Task directions: Nothing is needed except the lines below that run from the one with "Let d = 418." through the one with "The Pell equation x² − 336·y²", repeated exactly.

Entries supplied:
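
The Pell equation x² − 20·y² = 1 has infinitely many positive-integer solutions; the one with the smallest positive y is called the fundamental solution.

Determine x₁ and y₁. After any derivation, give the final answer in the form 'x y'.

9 2

√20 = [4; 2,8, …], period ℓ=2 (even) → k=1
i=0: a=4 ⇒ p=4, q=1
i=1: a=2 ⇒ p=9, q=2
(x₁, y₁) = (9, 2);  9² − 20·2² = 1 ✓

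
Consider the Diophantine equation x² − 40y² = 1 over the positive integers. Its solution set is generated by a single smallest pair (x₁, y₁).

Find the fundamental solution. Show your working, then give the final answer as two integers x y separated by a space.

19 3

√40 = [6; 3,12, …], period ℓ=2 (even) → k=1
k=0  a_k=6  p_k/q_k = 6/1
k=1  a_k=3  p_k/q_k = 19/3
fundamental: x₁=19, y₁=3  (since 361 − 40·9 = 1)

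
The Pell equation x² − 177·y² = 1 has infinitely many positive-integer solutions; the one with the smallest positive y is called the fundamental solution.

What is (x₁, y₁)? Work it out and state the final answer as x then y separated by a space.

√177 = [13; 3,3,2,8,2,3,3,26, …], period ℓ=8 (even) → k=7
k=0  a_k=13  p_k/q_k = 13/1
…
k=2  a_k=3  p_k/q_k = 133/10
k=3  a_k=2  p_k/q_k = 306/23
…
k=5  a_k=2  p_k/q_k = 5468/411
k=6  a_k=3  p_k/q_k = 18985/1427
k=7  a_k=3  p_k/q_k = 62423/4692
fundamental: x₁=62423, y₁=4692  (since 3896630929 − 177·22014864 = 1)

62423 4692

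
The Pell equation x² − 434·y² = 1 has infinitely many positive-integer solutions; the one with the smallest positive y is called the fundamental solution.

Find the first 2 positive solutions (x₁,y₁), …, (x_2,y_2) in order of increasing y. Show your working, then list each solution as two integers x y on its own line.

125 6
31249 1500

√434 = [20; 1,4,1,40, …], period ℓ=4 (even) → k=3
k=0  a_k=20  p_k/q_k = 20/1
k=1  a_k=1  p_k/q_k = 21/1
k=2  a_k=4  p_k/q_k = 104/5
k=3  a_k=1  p_k/q_k = 125/6
(x₁, y₁) = (125, 6);  125² − 434·6² = 1 ✓
n=2: (125,6)∘(125,6) = (125·125+434·6·6, 125·6+6·125) = (31249,1500)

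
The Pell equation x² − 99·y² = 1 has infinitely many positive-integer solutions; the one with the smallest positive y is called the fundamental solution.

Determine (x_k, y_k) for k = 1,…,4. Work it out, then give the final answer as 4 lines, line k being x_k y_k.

√99 = [9; 1,18, …], period ℓ=2 (even) → k=1
i=0: a=9 ⇒ p=9, q=1
i=1: a=1 ⇒ p=10, q=1
→ (10, 1).  Check: 10²=100, 99·1²=99, difference 1.
(10+1√99)^2 = 199 + 20√99
(10+1√99)^3 = 3970 + 399√99
(10+1√99)^4 = 79201 + 7960√99

10 1
199 20
3970 399
79201 7960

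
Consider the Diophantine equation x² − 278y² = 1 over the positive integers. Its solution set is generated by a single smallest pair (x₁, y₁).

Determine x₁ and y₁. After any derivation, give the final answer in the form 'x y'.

√278 = [16; 1,2,16,2,1,32, …], period ℓ=6 (even) → k=5
step 0: (16, 1)  from 16·(1,0) + (0,1)
…
step 2: (50, 3)  from 2·(17,1) + (16,1)
step 3: (817, 49)  from 16·(50,3) + (17,1)
step 4: (1684, 101)  from 2·(817,49) + (50,3)
step 5: (2501, 150)  from 1·(1684,101) + (817,49)
(x₁, y₁) = (2501, 150);  2501² − 278·150² = 1 ✓

2501 150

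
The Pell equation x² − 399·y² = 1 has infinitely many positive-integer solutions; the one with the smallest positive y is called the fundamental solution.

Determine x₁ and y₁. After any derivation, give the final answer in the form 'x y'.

√399 = [19; 1,38, …], period ℓ=2 (even) → k=1
step 0: (19, 1)  from 19·(1,0) + (0,1)
step 1: (20, 1)  from 1·(19,1) + (1,0)
(x₁, y₁) = (20, 1);  20² − 399·1² = 1 ✓

20 1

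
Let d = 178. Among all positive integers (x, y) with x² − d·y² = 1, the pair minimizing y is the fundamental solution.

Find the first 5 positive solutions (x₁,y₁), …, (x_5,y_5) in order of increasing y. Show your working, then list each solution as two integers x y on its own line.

d=178: √d = [13; 2,1,12,1,2,26] (ℓ=6, even), read p_5/q_5
a_0=13:  p_0=13·1+0=13,  q_0=13·0+1=1
a_1=2:  p_1=2·13+1=27,  q_1=2·1+0=2
a_2=1:  p_2=1·27+13=40,  q_2=1·2+1=3
a_3=12:  p_3=12·40+27=507,  q_3=12·3+2=38
a_4=1:  p_4=1·507+40=547,  q_4=1·38+3=41
a_5=2:  p_5=2·547+507=1601,  q_5=2·41+38=120
(x₁, y₁) = (1601, 120);  1601² − 178·120² = 1 ✓
(1601+120√178)^2 = 5126401 + 384240√178
(1601+120√178)^3 = 16414734401 + 1230336360√178
(1601+120√178)^4 = 52559974425601 + 3939536640480√178
(1601+120√178)^5 = 168297021696040001 + 12614395092480600√178

1601 120
5126401 384240
16414734401 1230336360
52559974425601 3939536640480
168297021696040001 12614395092480600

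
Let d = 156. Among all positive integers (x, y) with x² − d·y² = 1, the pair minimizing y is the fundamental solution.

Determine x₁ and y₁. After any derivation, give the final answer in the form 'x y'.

√156 = [12; 2,24, …], period ℓ=2 (even) → k=1
step 0: (12, 1)  from 12·(1,0) + (0,1)
step 1: (25, 2)  from 2·(12,1) + (1,0)
→ (25, 2).  Check: 25²=625, 156·2²=624, difference 1.

25 2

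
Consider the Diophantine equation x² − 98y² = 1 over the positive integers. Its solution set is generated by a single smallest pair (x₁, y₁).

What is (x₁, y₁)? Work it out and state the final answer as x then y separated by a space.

√98 → a₀=9, period (1,8,1,18); ℓ=4 even so k=3
k=0  a_k=9  p_k/q_k = 9/1
…
k=2  a_k=8  p_k/q_k = 89/9
k=3  a_k=1  p_k/q_k = 99/10
(x₁, y₁) = (99, 10);  99² − 98·10² = 1 ✓

99 10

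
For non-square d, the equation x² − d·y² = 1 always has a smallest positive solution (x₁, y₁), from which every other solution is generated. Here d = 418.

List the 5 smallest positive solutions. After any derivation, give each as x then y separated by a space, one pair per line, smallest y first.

33857 1656
2292592897 112134384
155240635393601 7593067676520
10511964382749705217 514156984535740896
711807156058272903670337 34815626043260091355224

d=418: √d = [20; 2,4,20,4,2,40] (ℓ=6, even), read p_5/q_5
step 0: (20, 1)  from 20·(1,0) + (0,1)
step 1: (41, 2)  from 2·(20,1) + (1,0)
step 2: (184, 9)  from 4·(41,2) + (20,1)
step 3: (3721, 182)  from 20·(184,9) + (41,2)
step 4: (15068, 737)  from 4·(3721,182) + (184,9)
step 5: (33857, 1656)  from 2·(15068,737) + (3721,182)
fundamental: x₁=33857, y₁=1656  (since 1146296449 − 418·2742336 = 1)
(x_2, y_2) = (33857·33857 + 418·1656·1656, 33857·1656 + 1656·33857) = (2292592897, 112134384)
(x_3, y_3) = (33857·2292592897 + 418·1656·112134384, 33857·112134384 + 1656·2292592897) = (155240635393601, 7593067676520)
(x_4, y_4) = (33857·155240635393601 + 418·1656·7593067676520, 33857·7593067676520 + 1656·155240635393601) = (10511964382749705217, 514156984535740896)
(x_5, y_5) = (33857·10511964382749705217 + 418·1656·514156984535740896, 33857·514156984535740896 + 1656·10511964382749705217) = (711807156058272903670337, 34815626043260091355224)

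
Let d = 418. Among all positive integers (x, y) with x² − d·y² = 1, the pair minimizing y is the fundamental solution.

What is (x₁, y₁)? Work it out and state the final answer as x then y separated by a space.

[20; 2,4,20,4,2,40] for √418; ℓ=6 ⇒ convergent index 5
a_0=20:  p_0=20·1+0=20,  q_0=20·0+1=1
a_1=2:  p_1=2·20+1=41,  q_1=2·1+0=2
a_2=4:  p_2=4·41+20=184,  q_2=4·2+1=9
…
a_4=4:  p_4=4·3721+184=15068,  q_4=4·182+9=737
a_5=2:  p_5=2·15068+3721=33857,  q_5=2·737+182=1656
fundamental: x₁=33857, y₁=1656  (since 1146296449 − 418·2742336 = 1)

33857 1656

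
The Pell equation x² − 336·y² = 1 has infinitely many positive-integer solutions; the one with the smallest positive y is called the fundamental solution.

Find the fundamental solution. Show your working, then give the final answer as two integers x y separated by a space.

55 3

[18; 3,36] for √336; ℓ=2 ⇒ convergent index 1
k=0  a_k=18  p_k/q_k = 18/1
k=1  a_k=3  p_k/q_k = 55/3
(x₁, y₁) = (55, 3);  55² − 336·3² = 1 ✓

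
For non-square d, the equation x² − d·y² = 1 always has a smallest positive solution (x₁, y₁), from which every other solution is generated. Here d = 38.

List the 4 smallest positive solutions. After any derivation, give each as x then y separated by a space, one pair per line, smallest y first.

d=38: √d = [6; 6,12] (ℓ=2, even), read p_1/q_1
k=0  a_k=6  p_k/q_k = 6/1
k=1  a_k=6  p_k/q_k = 37/6
fundamental: x₁=37, y₁=6  (since 1369 − 38·36 = 1)
(x_2, y_2) = (37·37 + 38·6·6, 37·6 + 6·37) = (2737, 444)
(x_3, y_3) = (37·2737 + 38·6·444, 37·444 + 6·2737) = (202501, 32850)
(x_4, y_4) = (37·202501 + 38·6·32850, 37·32850 + 6·202501) = (14982337, 2430456)

37 6
2737 444
202501 32850
14982337 2430456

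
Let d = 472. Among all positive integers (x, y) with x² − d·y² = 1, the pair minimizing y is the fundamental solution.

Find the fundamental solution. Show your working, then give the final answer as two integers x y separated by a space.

√472 → a₀=21, period (1,2,1,1,1,…,2,1,42); ℓ=14 even so k=13
k=0  a_k=21  p_k/q_k = 21/1
k=1  a_k=1  p_k/q_k = 22/1
k=2  a_k=2  p_k/q_k = 65/3
k=3  a_k=1  p_k/q_k = 87/4
…
k=5  a_k=1  p_k/q_k = 239/11
k=6  a_k=4  p_k/q_k = 1108/51
…
k=8  a_k=4  p_k/q_k = 24224/1115
…
k=10  a_k=1  p_k/q_k = 54227/2496
…
k=12  a_k=2  p_k/q_k = 222687/10250
k=13  a_k=1  p_k/q_k = 306917/14127
fundamental: x₁=306917, y₁=14127  (since 94198044889 − 472·199572129 = 1)

306917 14127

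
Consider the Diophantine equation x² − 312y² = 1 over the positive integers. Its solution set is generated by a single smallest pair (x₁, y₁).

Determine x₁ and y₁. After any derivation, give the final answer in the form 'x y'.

√312 → a₀=17, period (1,1,1,34); ℓ=4 even so k=3
k=0  a_k=17  p_k/q_k = 17/1
…
k=2  a_k=1  p_k/q_k = 35/2
k=3  a_k=1  p_k/q_k = 53/3
(x₁, y₁) = (53, 3);  53² − 312·3² = 1 ✓

53 3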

Response to the exercise:
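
Let d = 418. Among all positive integers (x, y) with x² − d·y² = 1, the pair minimizing y is the fundamental solution.

What is (x₁, y₁)? Work it out and state the final answer as x then y separated by a space.

[20; 2,4,20,4,2,40] for √418; ℓ=6 ⇒ convergent index 5
a_0=20:  p_0=20·1+0=20,  q_0=20·0+1=1
a_1=2:  p_1=2·20+1=41,  q_1=2·1+0=2
a_2=4:  p_2=4·41+20=184,  q_2=4·2+1=9
…
a_4=4:  p_4=4·3721+184=15068,  q_4=4·182+9=737
a_5=2:  p_5=2·15068+3721=33857,  q_5=2·737+182=1656
fundamental: x₁=33857, y₁=1656  (since 1146296449 − 418·2742336 = 1)

33857 1656

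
The Pell equation x² − 336·y² = 1 has infinitely many positive-integer solutions; the one with the smallest positive y is called the fundamental solution.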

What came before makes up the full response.